● **Task details**:
The answer must be every line from the entries below that contains "What".

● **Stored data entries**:
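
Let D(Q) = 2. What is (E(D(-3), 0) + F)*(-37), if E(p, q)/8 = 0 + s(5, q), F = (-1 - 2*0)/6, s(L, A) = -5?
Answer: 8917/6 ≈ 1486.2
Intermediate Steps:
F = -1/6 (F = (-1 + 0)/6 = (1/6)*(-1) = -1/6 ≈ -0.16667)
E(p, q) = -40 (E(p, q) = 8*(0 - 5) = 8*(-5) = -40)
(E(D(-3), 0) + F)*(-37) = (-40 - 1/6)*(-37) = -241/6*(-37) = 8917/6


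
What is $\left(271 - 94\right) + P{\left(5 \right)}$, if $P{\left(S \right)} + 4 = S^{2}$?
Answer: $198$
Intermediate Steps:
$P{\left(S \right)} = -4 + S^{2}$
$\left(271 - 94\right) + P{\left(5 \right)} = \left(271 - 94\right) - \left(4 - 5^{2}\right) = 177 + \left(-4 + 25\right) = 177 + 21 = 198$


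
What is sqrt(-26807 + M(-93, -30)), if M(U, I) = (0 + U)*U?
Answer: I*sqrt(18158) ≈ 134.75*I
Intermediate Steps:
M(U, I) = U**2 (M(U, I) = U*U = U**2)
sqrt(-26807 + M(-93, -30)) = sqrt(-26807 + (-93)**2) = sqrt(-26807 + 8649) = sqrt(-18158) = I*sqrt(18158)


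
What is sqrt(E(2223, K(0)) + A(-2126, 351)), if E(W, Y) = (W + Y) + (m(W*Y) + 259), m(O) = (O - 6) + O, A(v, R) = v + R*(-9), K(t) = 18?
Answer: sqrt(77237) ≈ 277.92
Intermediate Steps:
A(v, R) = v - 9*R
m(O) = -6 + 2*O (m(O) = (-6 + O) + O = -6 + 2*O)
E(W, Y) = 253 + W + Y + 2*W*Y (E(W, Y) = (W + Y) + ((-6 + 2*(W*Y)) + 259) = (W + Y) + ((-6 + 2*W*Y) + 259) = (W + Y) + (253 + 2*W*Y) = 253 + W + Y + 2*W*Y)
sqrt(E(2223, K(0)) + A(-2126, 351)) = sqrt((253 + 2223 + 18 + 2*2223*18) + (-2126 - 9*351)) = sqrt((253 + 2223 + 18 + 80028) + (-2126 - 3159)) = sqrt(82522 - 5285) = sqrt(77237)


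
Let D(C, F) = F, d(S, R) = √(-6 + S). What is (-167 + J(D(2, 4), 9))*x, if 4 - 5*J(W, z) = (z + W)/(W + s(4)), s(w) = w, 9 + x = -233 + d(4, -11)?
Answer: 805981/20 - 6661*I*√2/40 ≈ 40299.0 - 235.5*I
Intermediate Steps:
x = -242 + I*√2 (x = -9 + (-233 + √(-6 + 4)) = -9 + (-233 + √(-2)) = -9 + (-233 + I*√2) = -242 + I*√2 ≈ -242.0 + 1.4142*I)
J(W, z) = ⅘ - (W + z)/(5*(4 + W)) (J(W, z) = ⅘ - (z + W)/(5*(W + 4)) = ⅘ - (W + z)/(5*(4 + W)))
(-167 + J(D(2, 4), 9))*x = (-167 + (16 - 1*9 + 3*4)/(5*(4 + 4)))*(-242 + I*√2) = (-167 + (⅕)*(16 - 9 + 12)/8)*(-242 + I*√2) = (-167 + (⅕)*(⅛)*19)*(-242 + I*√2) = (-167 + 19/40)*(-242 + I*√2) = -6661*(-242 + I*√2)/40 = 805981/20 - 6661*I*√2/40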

● **Written reply**:
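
Let D(Q) = 2. What is (E(D(-3), 0) + F)*(-37), if E(p, q)/8 = 0 + s(5, q), F = (-1 - 2*0)/6, s(L, A) = -5?
What is $\left(271 - 94\right) + P{\left(5 \right)}$, if $P{\left(S \right)} + 4 = S^{2}$?
What is sqrt(-26807 + M(-93, -30)), if M(U, I) = (0 + U)*U?
What is sqrt(E(2223, K(0)) + A(-2126, 351)), if E(W, Y) = (W + Y) + (m(W*Y) + 259), m(O) = (O - 6) + O, A(v, R) = v + R*(-9), K(t) = 18?
Let D(C, F) = F, d(S, R) = √(-6 + S). What is (-167 + J(D(2, 4), 9))*x, if 4 - 5*J(W, z) = (z + W)/(W + s(4)), s(w) = w, 9 + x = -233 + d(4, -11)?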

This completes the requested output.